======== Data extract

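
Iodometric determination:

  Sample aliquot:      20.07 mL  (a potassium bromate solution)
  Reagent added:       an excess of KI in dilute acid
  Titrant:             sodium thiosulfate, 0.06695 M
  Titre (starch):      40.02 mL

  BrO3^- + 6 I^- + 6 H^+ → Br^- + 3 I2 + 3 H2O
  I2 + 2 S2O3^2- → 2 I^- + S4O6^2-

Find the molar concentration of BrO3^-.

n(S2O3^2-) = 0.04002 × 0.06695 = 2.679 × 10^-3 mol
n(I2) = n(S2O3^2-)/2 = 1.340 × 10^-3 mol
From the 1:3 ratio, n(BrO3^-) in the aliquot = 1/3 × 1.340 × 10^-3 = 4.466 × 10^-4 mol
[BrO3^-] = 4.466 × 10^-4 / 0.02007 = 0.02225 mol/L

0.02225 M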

================
======== Data extract

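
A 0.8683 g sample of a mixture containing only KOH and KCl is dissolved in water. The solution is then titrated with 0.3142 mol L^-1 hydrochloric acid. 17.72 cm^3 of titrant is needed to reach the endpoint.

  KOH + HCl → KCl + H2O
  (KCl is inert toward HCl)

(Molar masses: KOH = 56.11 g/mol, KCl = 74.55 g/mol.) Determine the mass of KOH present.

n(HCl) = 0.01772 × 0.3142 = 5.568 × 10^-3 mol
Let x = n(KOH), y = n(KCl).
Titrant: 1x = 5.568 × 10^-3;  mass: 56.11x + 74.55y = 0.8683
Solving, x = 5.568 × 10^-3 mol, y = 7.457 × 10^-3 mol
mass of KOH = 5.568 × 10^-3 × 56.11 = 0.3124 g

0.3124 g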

================

Work to complete -> Show all lines above that contain "solution".

Answer box ->
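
  Sample aliquot:      20.07 mL  (a potassium bromate solution)
A 0.8683 g sample of a mixture containing only KOH and KCl is dissolved in water. The solution is then titrated with 0.3142 mol L^-1 hydrochloric acid. 17.72 cm^3 of titrant is needed to reach the endpoint.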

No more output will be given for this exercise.